Set down every record below exactly as it stands.

---

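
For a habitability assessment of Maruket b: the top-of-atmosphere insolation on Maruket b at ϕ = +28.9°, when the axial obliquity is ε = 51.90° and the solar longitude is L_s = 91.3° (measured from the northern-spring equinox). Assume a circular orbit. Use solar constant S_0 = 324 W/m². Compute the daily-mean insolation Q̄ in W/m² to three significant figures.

Solar declination: sin δ = sin ε · sin L_s = sin 51.90° × sin 91.3° = 0.78673, so δ = +51.881°.
cos h₀ = −tan(+28.9°) tan(+51.881°) = -0.7036, h₀ = 2.3512 rad.
Bracket: h₀ sin ϕ sin δ + cos ϕ cos δ sin h₀ = 2.3512×0.48328×0.78673 + 0.87546×0.61729×0.71064 = 0.893952 + 0.384039 = 1.277991.
Q̄ = (S_0/π) × [bracket] = (324/π) × 1.277991 = 131.8 W/m².

Q̄ ≈ 132 W/m²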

---

» Solution:
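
For a habitability assessment of Maruket b: the top-of-atmosphere insolation on Maruket b at ϕ = +28.9°, when the axial obliquity is ε = 51.90° and the solar longitude is L_s = 91.3° (measured from the northern-spring equinox). Assume a circular orbit. Use solar constant S_0 = 324 W/m². Compute the daily-mean insolation Q̄ in W/m² to three significant figures.

Solar declination: sin δ = sin ε · sin L_s = sin 51.90° × sin 91.3° = 0.78673, so δ = +51.881°.
cos h₀ = −tan(+28.9°) tan(+51.881°) = -0.7036, h₀ = 2.3512 rad.
Bracket: h₀ sin ϕ sin δ + cos ϕ cos δ sin h₀ = 2.3512×0.48328×0.78673 + 0.87546×0.61729×0.71064 = 0.893952 + 0.384039 = 1.277991.
Q̄ = (S_0/π) × [bracket] = (324/π) × 1.277991 = 131.8 W/m².

Q̄ ≈ 132 W/m²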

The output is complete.